Collected data entries:
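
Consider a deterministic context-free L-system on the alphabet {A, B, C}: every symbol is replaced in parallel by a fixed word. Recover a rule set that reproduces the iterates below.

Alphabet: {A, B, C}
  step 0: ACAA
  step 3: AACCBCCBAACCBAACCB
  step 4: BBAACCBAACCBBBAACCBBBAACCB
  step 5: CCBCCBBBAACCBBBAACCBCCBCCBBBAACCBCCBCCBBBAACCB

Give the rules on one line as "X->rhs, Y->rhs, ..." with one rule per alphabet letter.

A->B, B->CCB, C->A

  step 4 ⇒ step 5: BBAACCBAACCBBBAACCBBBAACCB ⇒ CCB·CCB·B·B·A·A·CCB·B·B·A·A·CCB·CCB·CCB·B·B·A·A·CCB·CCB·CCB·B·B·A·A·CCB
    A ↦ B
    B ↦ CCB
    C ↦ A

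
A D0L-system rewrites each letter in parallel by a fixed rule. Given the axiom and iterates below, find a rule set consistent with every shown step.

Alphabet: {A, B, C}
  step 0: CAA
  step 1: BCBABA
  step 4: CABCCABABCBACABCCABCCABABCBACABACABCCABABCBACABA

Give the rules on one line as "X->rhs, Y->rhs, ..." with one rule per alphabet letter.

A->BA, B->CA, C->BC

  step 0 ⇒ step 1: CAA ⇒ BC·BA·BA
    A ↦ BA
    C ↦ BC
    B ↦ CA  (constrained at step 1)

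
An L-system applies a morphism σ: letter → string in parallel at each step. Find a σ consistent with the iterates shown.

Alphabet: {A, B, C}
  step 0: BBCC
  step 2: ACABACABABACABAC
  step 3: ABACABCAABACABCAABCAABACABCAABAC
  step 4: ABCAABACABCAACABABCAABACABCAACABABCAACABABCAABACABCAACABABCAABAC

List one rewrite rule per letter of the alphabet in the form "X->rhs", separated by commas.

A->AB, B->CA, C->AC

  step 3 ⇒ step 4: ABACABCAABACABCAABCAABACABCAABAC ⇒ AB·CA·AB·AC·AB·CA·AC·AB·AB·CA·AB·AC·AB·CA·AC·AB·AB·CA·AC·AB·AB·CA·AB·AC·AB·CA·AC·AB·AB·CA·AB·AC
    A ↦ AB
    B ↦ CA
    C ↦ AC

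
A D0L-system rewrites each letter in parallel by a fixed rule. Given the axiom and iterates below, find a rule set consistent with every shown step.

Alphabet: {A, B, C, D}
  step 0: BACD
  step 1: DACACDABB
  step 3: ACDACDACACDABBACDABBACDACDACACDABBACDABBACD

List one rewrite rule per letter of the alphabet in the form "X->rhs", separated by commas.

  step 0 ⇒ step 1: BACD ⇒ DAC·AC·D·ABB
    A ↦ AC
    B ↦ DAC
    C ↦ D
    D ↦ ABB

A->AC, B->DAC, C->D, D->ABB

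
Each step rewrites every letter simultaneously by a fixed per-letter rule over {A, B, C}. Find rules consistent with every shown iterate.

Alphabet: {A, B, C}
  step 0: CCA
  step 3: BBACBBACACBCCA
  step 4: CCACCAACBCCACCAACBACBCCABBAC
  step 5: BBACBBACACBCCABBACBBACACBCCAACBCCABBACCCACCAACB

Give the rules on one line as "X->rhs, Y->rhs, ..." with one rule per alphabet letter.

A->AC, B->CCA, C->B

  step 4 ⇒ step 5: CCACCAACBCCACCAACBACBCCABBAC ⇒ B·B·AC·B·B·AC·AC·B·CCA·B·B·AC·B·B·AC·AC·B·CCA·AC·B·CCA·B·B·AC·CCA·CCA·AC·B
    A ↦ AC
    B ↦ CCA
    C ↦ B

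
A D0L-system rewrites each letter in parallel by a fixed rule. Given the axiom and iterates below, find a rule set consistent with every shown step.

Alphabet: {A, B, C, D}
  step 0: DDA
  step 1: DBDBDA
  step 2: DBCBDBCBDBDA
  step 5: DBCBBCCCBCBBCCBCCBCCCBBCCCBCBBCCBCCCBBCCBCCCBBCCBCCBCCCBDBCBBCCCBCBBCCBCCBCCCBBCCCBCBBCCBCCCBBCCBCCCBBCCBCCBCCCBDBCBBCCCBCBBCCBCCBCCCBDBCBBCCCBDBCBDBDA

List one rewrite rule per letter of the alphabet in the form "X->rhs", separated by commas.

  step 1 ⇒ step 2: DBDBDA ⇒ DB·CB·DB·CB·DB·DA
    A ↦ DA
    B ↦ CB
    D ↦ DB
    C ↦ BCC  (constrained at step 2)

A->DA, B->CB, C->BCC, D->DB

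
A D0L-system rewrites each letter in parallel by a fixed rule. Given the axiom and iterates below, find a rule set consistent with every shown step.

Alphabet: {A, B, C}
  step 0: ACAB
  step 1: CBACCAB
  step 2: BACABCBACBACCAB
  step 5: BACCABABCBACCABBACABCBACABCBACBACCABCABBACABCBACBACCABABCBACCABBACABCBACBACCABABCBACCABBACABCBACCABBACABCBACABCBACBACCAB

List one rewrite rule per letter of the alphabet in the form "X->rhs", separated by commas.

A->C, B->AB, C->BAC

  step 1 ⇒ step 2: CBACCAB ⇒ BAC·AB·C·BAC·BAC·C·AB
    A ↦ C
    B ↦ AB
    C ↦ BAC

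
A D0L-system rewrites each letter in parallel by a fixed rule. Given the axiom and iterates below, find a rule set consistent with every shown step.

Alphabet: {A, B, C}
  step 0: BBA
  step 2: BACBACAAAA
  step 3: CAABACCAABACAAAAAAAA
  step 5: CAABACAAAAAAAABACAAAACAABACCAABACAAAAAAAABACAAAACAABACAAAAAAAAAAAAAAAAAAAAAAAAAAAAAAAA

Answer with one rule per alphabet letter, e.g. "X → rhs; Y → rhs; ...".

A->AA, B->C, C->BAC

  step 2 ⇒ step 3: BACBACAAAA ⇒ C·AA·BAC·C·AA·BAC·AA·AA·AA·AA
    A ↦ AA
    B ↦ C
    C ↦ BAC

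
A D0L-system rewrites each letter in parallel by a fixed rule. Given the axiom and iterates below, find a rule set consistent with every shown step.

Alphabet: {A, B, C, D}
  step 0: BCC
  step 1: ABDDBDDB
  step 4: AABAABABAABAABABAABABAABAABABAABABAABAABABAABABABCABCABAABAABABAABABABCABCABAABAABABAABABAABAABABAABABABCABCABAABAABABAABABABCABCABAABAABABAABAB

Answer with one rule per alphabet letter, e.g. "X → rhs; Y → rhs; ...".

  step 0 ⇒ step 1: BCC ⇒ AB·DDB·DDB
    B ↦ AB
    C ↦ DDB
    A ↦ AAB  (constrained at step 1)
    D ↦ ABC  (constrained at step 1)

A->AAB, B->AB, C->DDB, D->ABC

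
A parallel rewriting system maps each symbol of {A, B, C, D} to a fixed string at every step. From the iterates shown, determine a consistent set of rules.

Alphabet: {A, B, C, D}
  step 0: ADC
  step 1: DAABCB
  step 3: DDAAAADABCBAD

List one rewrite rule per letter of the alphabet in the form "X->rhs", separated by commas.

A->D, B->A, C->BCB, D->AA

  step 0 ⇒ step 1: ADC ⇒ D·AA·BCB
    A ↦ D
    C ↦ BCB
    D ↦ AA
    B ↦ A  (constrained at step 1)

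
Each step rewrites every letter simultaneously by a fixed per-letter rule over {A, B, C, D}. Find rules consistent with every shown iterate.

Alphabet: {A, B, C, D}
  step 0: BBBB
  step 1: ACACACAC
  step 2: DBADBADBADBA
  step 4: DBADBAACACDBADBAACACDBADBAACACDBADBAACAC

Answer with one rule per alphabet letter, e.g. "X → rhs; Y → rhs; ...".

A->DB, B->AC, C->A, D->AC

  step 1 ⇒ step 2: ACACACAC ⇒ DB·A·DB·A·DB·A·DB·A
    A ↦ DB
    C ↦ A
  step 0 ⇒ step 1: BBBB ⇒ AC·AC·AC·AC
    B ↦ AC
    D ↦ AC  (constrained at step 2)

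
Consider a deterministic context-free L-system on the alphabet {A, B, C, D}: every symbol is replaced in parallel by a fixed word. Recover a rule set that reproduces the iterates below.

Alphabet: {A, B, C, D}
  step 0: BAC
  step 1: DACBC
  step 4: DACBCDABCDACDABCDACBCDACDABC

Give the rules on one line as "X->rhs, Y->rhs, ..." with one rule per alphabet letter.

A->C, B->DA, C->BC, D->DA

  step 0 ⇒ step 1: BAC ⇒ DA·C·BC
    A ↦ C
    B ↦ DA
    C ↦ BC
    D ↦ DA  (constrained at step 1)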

**The problem:**
Write out each line above with the word "string".

**Answer below:**
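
An L-system applies a morphism σ: letter → string in parallel at each step. Find a σ consistent with the iterates shown.
A parallel rewriting system maps each symbol of {A, B, C, D} to a fixed string at every step. From the iterates shown, determine a consistent set of rules.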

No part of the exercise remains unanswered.